§ **TASK ITEM**:
Take the line that contains "expression in eps." and all lines after it, up to and including the last line of the data, and write them out exactly; nothing else belongs in the answer.
***** RECORDS TO PROCESS *****
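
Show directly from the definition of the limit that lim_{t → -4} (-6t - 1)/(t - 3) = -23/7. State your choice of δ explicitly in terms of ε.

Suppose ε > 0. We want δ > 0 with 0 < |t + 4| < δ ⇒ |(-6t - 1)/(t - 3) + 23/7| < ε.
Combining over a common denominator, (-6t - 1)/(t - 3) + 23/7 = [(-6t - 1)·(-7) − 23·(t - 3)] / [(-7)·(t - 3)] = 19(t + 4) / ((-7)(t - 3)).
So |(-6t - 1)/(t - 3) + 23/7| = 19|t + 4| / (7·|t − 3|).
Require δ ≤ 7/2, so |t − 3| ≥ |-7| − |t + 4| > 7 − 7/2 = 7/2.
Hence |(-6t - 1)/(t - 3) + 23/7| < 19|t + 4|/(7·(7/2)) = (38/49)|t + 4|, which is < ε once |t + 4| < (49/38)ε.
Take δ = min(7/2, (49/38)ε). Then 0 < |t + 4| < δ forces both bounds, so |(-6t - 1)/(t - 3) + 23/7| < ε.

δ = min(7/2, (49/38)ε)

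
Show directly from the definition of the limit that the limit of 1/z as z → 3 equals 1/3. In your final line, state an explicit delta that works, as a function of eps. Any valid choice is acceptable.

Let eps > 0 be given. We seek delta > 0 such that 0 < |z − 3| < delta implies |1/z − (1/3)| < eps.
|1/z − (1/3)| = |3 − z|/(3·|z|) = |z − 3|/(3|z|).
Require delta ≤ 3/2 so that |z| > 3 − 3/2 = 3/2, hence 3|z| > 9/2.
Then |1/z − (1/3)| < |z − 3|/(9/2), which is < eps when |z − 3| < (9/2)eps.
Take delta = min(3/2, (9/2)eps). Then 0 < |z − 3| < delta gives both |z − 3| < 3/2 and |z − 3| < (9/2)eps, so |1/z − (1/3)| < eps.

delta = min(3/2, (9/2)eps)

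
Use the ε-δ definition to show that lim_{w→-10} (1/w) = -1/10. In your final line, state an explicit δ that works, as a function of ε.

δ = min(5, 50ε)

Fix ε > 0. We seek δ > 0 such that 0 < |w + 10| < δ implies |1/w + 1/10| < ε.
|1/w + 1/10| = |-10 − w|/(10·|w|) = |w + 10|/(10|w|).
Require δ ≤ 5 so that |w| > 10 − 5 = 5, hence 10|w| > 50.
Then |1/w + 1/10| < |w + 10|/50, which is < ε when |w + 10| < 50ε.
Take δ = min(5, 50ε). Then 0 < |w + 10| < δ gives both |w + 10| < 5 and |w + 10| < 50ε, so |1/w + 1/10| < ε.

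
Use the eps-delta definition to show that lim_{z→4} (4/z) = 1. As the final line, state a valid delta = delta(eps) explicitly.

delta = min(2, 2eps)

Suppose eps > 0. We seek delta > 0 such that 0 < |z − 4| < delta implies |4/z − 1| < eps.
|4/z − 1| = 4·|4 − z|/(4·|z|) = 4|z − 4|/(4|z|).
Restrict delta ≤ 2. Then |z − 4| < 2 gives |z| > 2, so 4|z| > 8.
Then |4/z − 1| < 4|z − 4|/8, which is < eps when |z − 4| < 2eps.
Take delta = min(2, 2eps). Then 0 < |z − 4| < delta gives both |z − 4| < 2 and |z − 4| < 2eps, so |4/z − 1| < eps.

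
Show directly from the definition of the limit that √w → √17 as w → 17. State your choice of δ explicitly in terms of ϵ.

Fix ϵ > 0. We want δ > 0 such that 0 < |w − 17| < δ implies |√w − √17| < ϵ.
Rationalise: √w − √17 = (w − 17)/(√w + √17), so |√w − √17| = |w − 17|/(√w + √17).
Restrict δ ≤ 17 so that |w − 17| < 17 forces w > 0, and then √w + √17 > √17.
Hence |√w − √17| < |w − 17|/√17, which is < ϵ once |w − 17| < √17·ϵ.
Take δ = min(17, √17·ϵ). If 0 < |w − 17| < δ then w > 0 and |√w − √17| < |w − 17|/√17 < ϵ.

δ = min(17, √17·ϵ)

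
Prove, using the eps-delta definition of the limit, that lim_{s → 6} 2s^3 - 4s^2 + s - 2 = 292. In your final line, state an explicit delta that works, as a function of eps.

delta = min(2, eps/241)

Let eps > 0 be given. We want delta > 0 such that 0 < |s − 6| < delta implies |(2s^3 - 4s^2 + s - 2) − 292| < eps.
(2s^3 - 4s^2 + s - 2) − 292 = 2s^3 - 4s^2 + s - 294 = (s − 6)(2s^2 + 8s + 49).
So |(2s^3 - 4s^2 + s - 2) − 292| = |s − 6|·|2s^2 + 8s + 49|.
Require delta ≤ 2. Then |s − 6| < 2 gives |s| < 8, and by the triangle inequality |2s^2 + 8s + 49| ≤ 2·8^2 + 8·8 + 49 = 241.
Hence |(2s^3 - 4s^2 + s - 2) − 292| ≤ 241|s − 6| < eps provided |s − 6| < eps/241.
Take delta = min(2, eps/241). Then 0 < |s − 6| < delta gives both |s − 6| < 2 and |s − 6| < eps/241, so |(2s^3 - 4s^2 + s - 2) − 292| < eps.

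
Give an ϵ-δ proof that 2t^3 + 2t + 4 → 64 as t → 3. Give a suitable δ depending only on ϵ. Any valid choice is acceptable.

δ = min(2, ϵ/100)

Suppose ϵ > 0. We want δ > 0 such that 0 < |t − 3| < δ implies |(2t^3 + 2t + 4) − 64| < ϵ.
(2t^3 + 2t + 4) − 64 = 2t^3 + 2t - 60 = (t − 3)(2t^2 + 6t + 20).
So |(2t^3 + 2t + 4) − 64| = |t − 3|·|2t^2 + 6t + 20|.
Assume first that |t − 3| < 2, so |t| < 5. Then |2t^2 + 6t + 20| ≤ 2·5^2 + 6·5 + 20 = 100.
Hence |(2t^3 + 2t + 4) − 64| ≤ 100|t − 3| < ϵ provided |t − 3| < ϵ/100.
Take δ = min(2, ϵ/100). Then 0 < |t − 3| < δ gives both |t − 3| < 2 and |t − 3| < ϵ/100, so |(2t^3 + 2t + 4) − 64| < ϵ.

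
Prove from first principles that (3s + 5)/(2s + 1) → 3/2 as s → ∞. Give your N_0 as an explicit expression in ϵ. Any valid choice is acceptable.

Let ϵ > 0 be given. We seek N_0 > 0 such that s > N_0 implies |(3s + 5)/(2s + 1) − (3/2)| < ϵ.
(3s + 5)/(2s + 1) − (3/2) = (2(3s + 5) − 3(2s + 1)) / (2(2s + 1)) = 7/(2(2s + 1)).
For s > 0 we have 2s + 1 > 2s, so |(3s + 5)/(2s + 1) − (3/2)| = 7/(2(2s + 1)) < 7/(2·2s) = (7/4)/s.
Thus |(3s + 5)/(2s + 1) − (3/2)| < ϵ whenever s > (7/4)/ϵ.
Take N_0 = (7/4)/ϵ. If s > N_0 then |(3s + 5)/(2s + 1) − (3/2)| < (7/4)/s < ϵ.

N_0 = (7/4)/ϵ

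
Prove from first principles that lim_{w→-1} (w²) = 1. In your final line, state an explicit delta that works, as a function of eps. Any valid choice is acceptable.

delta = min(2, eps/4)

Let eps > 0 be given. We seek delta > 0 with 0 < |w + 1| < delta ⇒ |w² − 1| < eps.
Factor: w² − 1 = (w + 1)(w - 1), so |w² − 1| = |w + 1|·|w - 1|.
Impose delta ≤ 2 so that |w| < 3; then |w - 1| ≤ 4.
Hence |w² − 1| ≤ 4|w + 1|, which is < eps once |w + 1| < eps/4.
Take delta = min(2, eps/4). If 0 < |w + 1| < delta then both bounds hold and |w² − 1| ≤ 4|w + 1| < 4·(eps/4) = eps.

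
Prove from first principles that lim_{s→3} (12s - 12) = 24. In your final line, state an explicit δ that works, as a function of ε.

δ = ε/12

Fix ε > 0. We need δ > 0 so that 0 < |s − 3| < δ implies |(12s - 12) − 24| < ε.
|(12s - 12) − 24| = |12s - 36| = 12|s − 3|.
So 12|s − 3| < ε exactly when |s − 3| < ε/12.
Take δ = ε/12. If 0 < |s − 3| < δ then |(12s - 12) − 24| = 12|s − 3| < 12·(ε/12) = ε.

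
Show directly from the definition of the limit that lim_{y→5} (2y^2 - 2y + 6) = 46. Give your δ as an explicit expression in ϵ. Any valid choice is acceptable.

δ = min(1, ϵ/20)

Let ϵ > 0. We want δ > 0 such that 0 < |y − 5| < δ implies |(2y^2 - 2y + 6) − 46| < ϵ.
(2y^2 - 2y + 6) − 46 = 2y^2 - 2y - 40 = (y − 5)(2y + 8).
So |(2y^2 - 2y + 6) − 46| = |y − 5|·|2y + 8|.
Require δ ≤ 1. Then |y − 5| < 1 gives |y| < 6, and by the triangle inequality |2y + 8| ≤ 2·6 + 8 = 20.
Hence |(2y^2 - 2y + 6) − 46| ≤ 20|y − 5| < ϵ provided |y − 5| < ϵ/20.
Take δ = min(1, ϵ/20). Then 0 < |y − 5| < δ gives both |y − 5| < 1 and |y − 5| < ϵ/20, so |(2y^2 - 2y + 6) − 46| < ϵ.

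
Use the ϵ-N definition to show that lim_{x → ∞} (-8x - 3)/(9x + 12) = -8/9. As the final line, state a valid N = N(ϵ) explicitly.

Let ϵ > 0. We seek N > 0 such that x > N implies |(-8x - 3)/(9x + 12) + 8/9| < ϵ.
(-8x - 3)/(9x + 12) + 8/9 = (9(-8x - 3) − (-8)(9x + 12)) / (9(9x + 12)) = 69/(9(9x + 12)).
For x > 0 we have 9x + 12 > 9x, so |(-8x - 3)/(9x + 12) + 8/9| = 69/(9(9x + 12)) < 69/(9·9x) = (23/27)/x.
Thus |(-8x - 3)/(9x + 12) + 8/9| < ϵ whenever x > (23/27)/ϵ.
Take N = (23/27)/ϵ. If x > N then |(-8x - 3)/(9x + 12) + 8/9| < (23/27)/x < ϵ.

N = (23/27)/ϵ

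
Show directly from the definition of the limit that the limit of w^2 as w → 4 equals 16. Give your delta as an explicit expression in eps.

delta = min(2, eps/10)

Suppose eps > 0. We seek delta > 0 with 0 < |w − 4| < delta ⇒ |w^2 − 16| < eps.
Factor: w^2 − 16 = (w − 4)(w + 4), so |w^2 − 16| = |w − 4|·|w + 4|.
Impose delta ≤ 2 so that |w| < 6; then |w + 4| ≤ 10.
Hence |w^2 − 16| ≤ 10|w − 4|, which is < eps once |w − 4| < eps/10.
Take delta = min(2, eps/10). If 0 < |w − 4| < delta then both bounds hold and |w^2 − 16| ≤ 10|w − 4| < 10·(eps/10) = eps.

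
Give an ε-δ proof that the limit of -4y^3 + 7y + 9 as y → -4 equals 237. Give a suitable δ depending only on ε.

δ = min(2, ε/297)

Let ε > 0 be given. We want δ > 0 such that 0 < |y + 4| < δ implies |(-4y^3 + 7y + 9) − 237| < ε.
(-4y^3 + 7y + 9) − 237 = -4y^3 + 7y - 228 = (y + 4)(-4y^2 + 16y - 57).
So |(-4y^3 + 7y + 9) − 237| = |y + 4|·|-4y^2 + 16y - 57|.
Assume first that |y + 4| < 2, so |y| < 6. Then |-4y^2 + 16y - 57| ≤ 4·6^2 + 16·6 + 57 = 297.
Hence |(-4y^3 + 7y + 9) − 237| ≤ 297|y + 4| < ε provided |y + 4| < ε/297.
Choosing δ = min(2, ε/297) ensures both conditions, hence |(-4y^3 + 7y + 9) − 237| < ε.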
*****
§ **SOLUTION BELOW**:
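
Show directly from the definition of the limit that the limit of w^2 as w → 4 equals 16. Give your delta as an explicit expression in eps.

delta = min(2, eps/10)

Suppose eps > 0. We seek delta > 0 with 0 < |w − 4| < delta ⇒ |w^2 − 16| < eps.
Factor: w^2 − 16 = (w − 4)(w + 4), so |w^2 − 16| = |w − 4|·|w + 4|.
Impose delta ≤ 2 so that |w| < 6; then |w + 4| ≤ 10.
Hence |w^2 − 16| ≤ 10|w − 4|, which is < eps once |w − 4| < eps/10.
Take delta = min(2, eps/10). If 0 < |w − 4| < delta then both bounds hold and |w^2 − 16| ≤ 10|w − 4| < 10·(eps/10) = eps.

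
Give an ε-δ proof that the limit of -4y^3 + 7y + 9 as y → -4 equals 237. Give a suitable δ depending only on ε.

δ = min(2, ε/297)

Let ε > 0 be given. We want δ > 0 such that 0 < |y + 4| < δ implies |(-4y^3 + 7y + 9) − 237| < ε.
(-4y^3 + 7y + 9) − 237 = -4y^3 + 7y - 228 = (y + 4)(-4y^2 + 16y - 57).
So |(-4y^3 + 7y + 9) − 237| = |y + 4|·|-4y^2 + 16y - 57|.
Assume first that |y + 4| < 2, so |y| < 6. Then |-4y^2 + 16y - 57| ≤ 4·6^2 + 16·6 + 57 = 297.
Hence |(-4y^3 + 7y + 9) − 237| ≤ 297|y + 4| < ε provided |y + 4| < ε/297.
Choosing δ = min(2, ε/297) ensures both conditions, hence |(-4y^3 + 7y + 9) − 237| < ε.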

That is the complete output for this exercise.